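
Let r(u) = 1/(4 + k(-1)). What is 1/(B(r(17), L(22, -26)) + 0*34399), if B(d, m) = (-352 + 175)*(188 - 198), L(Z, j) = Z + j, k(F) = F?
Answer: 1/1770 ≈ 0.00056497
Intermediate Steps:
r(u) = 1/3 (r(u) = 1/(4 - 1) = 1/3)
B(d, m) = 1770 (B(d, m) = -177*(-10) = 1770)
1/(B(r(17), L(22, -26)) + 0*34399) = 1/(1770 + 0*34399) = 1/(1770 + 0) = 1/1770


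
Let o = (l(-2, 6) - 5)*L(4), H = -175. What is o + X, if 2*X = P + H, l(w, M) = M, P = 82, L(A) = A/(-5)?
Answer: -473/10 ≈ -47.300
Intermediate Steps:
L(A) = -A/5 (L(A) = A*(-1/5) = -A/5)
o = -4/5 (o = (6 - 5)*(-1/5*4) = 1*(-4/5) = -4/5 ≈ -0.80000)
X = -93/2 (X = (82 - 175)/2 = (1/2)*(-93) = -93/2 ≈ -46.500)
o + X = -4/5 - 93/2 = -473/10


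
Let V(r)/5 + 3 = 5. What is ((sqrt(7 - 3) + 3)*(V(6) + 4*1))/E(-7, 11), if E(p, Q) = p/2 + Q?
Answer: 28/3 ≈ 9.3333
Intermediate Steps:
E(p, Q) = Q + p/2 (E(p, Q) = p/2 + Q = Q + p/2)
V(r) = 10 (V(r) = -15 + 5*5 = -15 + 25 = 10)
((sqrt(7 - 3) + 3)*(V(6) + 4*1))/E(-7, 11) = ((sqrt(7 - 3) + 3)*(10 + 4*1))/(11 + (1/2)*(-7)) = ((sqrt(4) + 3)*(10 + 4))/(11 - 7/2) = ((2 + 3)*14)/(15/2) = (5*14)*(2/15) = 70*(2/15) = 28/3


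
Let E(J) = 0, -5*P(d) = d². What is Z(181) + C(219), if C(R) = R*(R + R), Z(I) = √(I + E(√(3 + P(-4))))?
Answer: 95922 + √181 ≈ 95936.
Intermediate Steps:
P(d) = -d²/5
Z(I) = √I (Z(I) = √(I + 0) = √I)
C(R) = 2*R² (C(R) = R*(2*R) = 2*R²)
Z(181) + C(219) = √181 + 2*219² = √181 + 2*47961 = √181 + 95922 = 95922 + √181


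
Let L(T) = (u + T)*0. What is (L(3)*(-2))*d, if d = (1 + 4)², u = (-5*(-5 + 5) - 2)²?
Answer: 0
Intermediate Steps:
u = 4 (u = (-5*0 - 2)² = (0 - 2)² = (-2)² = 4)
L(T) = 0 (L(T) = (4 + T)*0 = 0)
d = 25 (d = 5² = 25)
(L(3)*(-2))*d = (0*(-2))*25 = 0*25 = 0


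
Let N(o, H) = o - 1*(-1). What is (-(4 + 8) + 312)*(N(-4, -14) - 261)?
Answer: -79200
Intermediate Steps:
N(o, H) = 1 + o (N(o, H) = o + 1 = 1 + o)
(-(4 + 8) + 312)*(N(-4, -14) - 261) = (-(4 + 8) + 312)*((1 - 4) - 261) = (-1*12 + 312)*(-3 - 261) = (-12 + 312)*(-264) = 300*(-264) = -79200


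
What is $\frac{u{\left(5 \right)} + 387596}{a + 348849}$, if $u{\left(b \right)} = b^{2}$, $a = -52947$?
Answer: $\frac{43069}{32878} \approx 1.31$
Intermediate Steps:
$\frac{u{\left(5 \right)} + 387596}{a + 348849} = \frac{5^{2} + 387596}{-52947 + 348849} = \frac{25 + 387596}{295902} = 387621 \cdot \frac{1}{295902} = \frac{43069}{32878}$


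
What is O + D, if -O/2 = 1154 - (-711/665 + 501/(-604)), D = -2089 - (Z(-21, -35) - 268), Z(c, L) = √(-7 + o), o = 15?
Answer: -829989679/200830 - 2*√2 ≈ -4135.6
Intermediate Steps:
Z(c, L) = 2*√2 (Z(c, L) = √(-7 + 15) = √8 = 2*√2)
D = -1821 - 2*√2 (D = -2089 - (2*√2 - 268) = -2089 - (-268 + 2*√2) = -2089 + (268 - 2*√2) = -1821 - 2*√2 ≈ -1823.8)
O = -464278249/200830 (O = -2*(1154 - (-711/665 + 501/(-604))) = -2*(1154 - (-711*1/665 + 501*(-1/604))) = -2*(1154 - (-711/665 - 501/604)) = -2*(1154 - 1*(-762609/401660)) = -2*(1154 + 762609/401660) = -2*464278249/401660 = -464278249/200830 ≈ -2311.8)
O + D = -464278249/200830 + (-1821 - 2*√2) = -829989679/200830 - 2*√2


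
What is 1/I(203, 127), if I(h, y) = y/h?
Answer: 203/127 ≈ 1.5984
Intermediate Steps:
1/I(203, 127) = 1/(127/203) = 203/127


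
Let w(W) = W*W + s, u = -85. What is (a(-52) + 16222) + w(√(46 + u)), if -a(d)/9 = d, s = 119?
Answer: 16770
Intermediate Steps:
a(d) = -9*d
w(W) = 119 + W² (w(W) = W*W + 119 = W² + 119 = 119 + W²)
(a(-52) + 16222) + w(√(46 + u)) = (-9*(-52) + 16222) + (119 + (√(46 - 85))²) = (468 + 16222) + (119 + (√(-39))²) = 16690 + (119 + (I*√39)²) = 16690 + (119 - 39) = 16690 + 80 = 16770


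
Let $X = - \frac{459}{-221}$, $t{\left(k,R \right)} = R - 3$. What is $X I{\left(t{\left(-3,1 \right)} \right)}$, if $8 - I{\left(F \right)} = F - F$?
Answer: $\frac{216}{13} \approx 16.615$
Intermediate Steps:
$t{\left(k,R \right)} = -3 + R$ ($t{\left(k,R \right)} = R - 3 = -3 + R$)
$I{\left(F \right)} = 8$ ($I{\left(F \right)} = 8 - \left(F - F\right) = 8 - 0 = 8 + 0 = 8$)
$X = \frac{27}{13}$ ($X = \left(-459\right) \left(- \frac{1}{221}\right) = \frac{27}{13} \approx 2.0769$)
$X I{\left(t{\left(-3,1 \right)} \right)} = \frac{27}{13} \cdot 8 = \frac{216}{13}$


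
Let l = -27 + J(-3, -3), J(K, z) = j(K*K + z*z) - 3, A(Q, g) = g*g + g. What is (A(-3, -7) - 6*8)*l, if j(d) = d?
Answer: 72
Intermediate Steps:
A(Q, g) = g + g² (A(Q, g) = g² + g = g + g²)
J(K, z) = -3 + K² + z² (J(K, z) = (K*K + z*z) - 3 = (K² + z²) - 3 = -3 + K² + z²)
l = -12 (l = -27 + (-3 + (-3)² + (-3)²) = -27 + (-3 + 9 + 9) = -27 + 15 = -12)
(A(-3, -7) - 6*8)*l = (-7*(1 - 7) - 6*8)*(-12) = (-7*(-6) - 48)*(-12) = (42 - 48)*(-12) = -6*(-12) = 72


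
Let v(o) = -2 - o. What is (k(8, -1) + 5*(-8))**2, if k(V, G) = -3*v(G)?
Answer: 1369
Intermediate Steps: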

**Assigned task**: Would you write out the full listing exactly as given?

**Answer to this problem**:
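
Let r(u) = 1/(4 + k(-1)). What is 1/(B(r(17), L(22, -26)) + 0*34399), if B(d, m) = (-352 + 175)*(188 - 198), L(Z, j) = Z + j, k(F) = F?
Answer: 1/1770 ≈ 0.00056497
Intermediate Steps:
r(u) = 1/3 (r(u) = 1/(4 - 1) = 1/3)
B(d, m) = 1770 (B(d, m) = -177*(-10) = 1770)
1/(B(r(17), L(22, -26)) + 0*34399) = 1/(1770 + 0*34399) = 1/(1770 + 0) = 1/1770


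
Let o = (l(-2, 6) - 5)*L(4), H = -175. What is o + X, if 2*X = P + H, l(w, M) = M, P = 82, L(A) = A/(-5)?
Answer: -473/10 ≈ -47.300
Intermediate Steps:
L(A) = -A/5 (L(A) = A*(-1/5) = -A/5)
o = -4/5 (o = (6 - 5)*(-1/5*4) = 1*(-4/5) = -4/5 ≈ -0.80000)
X = -93/2 (X = (82 - 175)/2 = (1/2)*(-93) = -93/2 ≈ -46.500)
o + X = -4/5 - 93/2 = -473/10


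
Let V(r)/5 + 3 = 5. What is ((sqrt(7 - 3) + 3)*(V(6) + 4*1))/E(-7, 11), if E(p, Q) = p/2 + Q?
Answer: 28/3 ≈ 9.3333
Intermediate Steps:
E(p, Q) = Q + p/2 (E(p, Q) = p/2 + Q = Q + p/2)
V(r) = 10 (V(r) = -15 + 5*5 = -15 + 25 = 10)
((sqrt(7 - 3) + 3)*(V(6) + 4*1))/E(-7, 11) = ((sqrt(7 - 3) + 3)*(10 + 4*1))/(11 + (1/2)*(-7)) = ((sqrt(4) + 3)*(10 + 4))/(11 - 7/2) = ((2 + 3)*14)/(15/2) = (5*14)*(2/15) = 70*(2/15) = 28/3


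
Let E(J) = 0, -5*P(d) = d². What is Z(181) + C(219), if C(R) = R*(R + R), Z(I) = √(I + E(√(3 + P(-4))))?
Answer: 95922 + √181 ≈ 95936.
Intermediate Steps:
P(d) = -d²/5
Z(I) = √I (Z(I) = √(I + 0) = √I)
C(R) = 2*R² (C(R) = R*(2*R) = 2*R²)
Z(181) + C(219) = √181 + 2*219² = √181 + 2*47961 = √181 + 95922 = 95922 + √181


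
Let L(T) = (u + T)*0. What is (L(3)*(-2))*d, if d = (1 + 4)², u = (-5*(-5 + 5) - 2)²?
Answer: 0
Intermediate Steps:
u = 4 (u = (-5*0 - 2)² = (0 - 2)² = (-2)² = 4)
L(T) = 0 (L(T) = (4 + T)*0 = 0)
d = 25 (d = 5² = 25)
(L(3)*(-2))*d = (0*(-2))*25 = 0*25 = 0


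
Let N(o, H) = o - 1*(-1). What is (-(4 + 8) + 312)*(N(-4, -14) - 261)?
Answer: -79200
Intermediate Steps:
N(o, H) = 1 + o (N(o, H) = o + 1 = 1 + o)
(-(4 + 8) + 312)*(N(-4, -14) - 261) = (-(4 + 8) + 312)*((1 - 4) - 261) = (-1*12 + 312)*(-3 - 261) = (-12 + 312)*(-264) = 300*(-264) = -79200


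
What is $\frac{u{\left(5 \right)} + 387596}{a + 348849}$, if $u{\left(b \right)} = b^{2}$, $a = -52947$?
Answer: $\frac{43069}{32878} \approx 1.31$
Intermediate Steps:
$\frac{u{\left(5 \right)} + 387596}{a + 348849} = \frac{5^{2} + 387596}{-52947 + 348849} = \frac{25 + 387596}{295902} = 387621 \cdot \frac{1}{295902} = \frac{43069}{32878}$


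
What is O + D, if -O/2 = 1154 - (-711/665 + 501/(-604)), D = -2089 - (Z(-21, -35) - 268), Z(c, L) = √(-7 + o), o = 15?
Answer: -829989679/200830 - 2*√2 ≈ -4135.6
Intermediate Steps:
Z(c, L) = 2*√2 (Z(c, L) = √(-7 + 15) = √8 = 2*√2)
D = -1821 - 2*√2 (D = -2089 - (2*√2 - 268) = -2089 - (-268 + 2*√2) = -2089 + (268 - 2*√2) = -1821 - 2*√2 ≈ -1823.8)
O = -464278249/200830 (O = -2*(1154 - (-711/665 + 501/(-604))) = -2*(1154 - (-711*1/665 + 501*(-1/604))) = -2*(1154 - (-711/665 - 501/604)) = -2*(1154 - 1*(-762609/401660)) = -2*(1154 + 762609/401660) = -2*464278249/401660 = -464278249/200830 ≈ -2311.8)
O + D = -464278249/200830 + (-1821 - 2*√2) = -829989679/200830 - 2*√2


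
What is 1/I(203, 127), if I(h, y) = y/h?
Answer: 203/127 ≈ 1.5984
Intermediate Steps:
1/I(203, 127) = 1/(127/203) = 203/127


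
Let w(W) = W*W + s, u = -85. What is (a(-52) + 16222) + w(√(46 + u)), if -a(d)/9 = d, s = 119?
Answer: 16770
Intermediate Steps:
a(d) = -9*d
w(W) = 119 + W² (w(W) = W*W + 119 = W² + 119 = 119 + W²)
(a(-52) + 16222) + w(√(46 + u)) = (-9*(-52) + 16222) + (119 + (√(46 - 85))²) = (468 + 16222) + (119 + (√(-39))²) = 16690 + (119 + (I*√39)²) = 16690 + (119 - 39) = 16690 + 80 = 16770


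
Let $X = - \frac{459}{-221}$, $t{\left(k,R \right)} = R - 3$. What is $X I{\left(t{\left(-3,1 \right)} \right)}$, if $8 - I{\left(F \right)} = F - F$?
Answer: $\frac{216}{13} \approx 16.615$
Intermediate Steps:
$t{\left(k,R \right)} = -3 + R$ ($t{\left(k,R \right)} = R - 3 = -3 + R$)
$I{\left(F \right)} = 8$ ($I{\left(F \right)} = 8 - \left(F - F\right) = 8 - 0 = 8 + 0 = 8$)
$X = \frac{27}{13}$ ($X = \left(-459\right) \left(- \frac{1}{221}\right) = \frac{27}{13} \approx 2.0769$)
$X I{\left(t{\left(-3,1 \right)} \right)} = \frac{27}{13} \cdot 8 = \frac{216}{13}$


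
Let l = -27 + J(-3, -3), J(K, z) = j(K*K + z*z) - 3, A(Q, g) = g*g + g. What is (A(-3, -7) - 6*8)*l, if j(d) = d?
Answer: 72
Intermediate Steps:
A(Q, g) = g + g² (A(Q, g) = g² + g = g + g²)
J(K, z) = -3 + K² + z² (J(K, z) = (K*K + z*z) - 3 = (K² + z²) - 3 = -3 + K² + z²)
l = -12 (l = -27 + (-3 + (-3)² + (-3)²) = -27 + (-3 + 9 + 9) = -27 + 15 = -12)
(A(-3, -7) - 6*8)*l = (-7*(1 - 7) - 6*8)*(-12) = (-7*(-6) - 48)*(-12) = (42 - 48)*(-12) = -6*(-12) = 72


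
Let v(o) = -2 - o. What is (k(8, -1) + 5*(-8))**2, if k(V, G) = -3*v(G)?
Answer: 1369
Intermediate Steps: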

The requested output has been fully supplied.